**Data extracts**
= = = =
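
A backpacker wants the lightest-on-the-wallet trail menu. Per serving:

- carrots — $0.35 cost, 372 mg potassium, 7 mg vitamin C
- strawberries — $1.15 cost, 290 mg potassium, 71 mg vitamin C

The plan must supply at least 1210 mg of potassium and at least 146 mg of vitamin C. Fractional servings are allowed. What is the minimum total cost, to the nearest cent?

A basic optimal solution has at most two foods positive. Try each food alone and each pair with both targets met exactly.
carrots only: max(1210/372, 146/7) = 20.86 servings → $7.30.
strawberries only: max(1210/290, 146/71) = 4.172 servings → $4.80.
carrots + strawberries with both tight: 1.787 servings and 1.88 servings → $2.79.
Cheapest feasible corner: $2.79.

$2.79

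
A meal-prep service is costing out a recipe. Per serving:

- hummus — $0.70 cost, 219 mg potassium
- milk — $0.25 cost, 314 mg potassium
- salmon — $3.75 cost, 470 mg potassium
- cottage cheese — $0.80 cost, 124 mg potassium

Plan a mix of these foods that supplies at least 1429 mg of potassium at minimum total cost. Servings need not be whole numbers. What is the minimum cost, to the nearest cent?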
= = = =
**Problem statement**
Write out, word for word, the lines from the one containing "- hummus — $0.70 cost, 219 mg potassium" through the end of the records, with no other lines.

**Result below**
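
- hummus — $0.70 cost, 219 mg potassium
- milk — $0.25 cost, 314 mg potassium
- salmon — $3.75 cost, 470 mg potassium
- cottage cheese — $0.80 cost, 124 mg potassium

Plan a mix of these foods that supplies at least 1429 mg of potassium at minimum total cost. Servings need not be whole numbers. What is the minimum cost, to the nearest cent?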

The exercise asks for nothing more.